[[ EXCERPTED RECORDS, beginning ]]
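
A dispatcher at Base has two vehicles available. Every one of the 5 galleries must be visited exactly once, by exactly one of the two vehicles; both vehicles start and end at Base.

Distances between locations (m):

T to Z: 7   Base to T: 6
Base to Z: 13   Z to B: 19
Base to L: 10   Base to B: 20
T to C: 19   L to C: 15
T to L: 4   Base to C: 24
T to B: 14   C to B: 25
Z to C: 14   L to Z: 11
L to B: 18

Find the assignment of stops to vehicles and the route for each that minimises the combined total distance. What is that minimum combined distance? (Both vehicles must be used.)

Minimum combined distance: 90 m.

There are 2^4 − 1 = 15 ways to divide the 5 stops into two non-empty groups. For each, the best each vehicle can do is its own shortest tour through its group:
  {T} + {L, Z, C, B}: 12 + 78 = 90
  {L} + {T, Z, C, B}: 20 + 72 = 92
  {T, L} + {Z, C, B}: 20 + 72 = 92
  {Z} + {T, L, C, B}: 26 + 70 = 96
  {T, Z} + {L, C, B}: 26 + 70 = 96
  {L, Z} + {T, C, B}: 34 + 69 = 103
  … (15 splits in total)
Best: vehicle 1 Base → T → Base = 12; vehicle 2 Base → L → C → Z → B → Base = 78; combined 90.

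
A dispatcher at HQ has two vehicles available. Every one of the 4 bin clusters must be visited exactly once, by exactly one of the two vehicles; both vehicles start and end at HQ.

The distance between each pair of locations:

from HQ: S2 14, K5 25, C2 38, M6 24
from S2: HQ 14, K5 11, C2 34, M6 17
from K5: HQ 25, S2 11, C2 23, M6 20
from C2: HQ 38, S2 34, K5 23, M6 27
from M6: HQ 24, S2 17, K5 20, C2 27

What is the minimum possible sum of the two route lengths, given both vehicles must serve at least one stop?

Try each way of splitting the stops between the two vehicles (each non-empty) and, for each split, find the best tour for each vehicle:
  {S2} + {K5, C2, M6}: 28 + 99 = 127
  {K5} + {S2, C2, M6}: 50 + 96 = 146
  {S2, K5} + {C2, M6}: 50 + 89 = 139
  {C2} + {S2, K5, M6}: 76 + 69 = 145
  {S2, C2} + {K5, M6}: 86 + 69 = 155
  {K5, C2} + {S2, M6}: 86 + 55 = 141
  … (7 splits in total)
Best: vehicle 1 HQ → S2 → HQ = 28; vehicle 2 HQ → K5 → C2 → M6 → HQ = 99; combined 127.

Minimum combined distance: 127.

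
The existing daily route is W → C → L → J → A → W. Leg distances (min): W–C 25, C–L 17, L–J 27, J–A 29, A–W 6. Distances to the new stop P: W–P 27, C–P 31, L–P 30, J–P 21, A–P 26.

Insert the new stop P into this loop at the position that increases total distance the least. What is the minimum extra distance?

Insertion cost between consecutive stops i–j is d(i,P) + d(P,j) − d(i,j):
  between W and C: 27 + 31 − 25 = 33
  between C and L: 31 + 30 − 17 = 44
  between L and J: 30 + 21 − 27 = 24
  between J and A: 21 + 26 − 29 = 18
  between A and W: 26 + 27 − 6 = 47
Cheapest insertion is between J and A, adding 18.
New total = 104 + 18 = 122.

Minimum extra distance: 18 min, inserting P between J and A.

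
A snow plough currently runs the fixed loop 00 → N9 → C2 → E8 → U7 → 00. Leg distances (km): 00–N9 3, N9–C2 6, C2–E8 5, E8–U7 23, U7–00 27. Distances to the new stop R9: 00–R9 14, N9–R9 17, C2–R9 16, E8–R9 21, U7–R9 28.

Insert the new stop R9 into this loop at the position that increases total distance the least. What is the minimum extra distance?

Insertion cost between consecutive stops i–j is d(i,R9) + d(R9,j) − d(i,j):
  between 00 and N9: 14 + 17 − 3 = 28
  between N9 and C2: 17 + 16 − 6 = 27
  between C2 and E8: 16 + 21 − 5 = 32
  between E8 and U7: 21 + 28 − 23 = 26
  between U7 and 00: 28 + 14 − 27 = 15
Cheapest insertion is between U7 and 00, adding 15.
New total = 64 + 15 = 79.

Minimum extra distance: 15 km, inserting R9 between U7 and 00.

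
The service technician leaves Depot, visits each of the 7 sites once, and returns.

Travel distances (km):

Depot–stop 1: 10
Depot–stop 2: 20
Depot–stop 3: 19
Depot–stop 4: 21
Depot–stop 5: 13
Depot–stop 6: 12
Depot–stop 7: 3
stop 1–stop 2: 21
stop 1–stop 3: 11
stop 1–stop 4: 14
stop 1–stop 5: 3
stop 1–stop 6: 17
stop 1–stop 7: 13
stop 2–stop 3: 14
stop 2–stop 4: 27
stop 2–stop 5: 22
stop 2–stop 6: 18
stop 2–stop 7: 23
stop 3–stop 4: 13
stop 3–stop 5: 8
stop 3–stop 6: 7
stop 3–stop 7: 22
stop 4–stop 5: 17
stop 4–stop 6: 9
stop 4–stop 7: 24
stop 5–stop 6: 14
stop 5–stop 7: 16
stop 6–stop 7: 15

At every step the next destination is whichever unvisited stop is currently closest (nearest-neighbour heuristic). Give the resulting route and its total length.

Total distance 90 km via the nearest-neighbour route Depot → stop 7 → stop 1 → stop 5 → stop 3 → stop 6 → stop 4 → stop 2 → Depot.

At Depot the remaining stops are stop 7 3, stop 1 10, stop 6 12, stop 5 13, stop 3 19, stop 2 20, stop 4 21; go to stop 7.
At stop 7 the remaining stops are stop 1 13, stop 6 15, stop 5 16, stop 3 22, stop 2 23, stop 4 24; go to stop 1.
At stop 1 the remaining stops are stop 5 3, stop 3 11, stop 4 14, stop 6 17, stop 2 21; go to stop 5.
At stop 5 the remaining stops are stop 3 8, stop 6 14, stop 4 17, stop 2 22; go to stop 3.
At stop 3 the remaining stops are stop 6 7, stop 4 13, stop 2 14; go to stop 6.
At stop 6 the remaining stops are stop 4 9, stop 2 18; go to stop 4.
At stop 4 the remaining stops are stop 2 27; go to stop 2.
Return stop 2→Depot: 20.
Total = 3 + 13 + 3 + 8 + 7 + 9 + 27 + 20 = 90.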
[[ EXCERPTED RECORDS, end ]]
### TASK PROMPT
Copy word for word the stretch of entries above from the line that has "Base to Z: 13" through the line that has "from M6: HQ 24, S2 17, K5 20, C2 27", both ends included, and nothing outside it.

### WORKED SOLUTION
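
Base to Z: 13   Z to B: 19
Base to L: 10   Base to B: 20
T to C: 19   L to C: 15
T to L: 4   Base to C: 24
T to B: 14   C to B: 25
Z to C: 14   L to Z: 11
L to B: 18

Find the assignment of stops to vehicles and the route for each that minimises the combined total distance. What is that minimum combined distance? (Both vehicles must be used.)

Minimum combined distance: 90 m.

There are 2^4 − 1 = 15 ways to divide the 5 stops into two non-empty groups. For each, the best each vehicle can do is its own shortest tour through its group:
  {T} + {L, Z, C, B}: 12 + 78 = 90
  {L} + {T, Z, C, B}: 20 + 72 = 92
  {T, L} + {Z, C, B}: 20 + 72 = 92
  {Z} + {T, L, C, B}: 26 + 70 = 96
  {T, Z} + {L, C, B}: 26 + 70 = 96
  {L, Z} + {T, C, B}: 34 + 69 = 103
  … (15 splits in total)
Best: vehicle 1 Base → T → Base = 12; vehicle 2 Base → L → C → Z → B → Base = 78; combined 90.

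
A dispatcher at HQ has two vehicles available. Every one of the 4 bin clusters must be visited exactly once, by exactly one of the two vehicles; both vehicles start and end at HQ.

The distance between each pair of locations:

from HQ: S2 14, K5 25, C2 38, M6 24
from S2: HQ 14, K5 11, C2 34, M6 17
from K5: HQ 25, S2 11, C2 23, M6 20
from C2: HQ 38, S2 34, K5 23, M6 27
from M6: HQ 24, S2 17, K5 20, C2 27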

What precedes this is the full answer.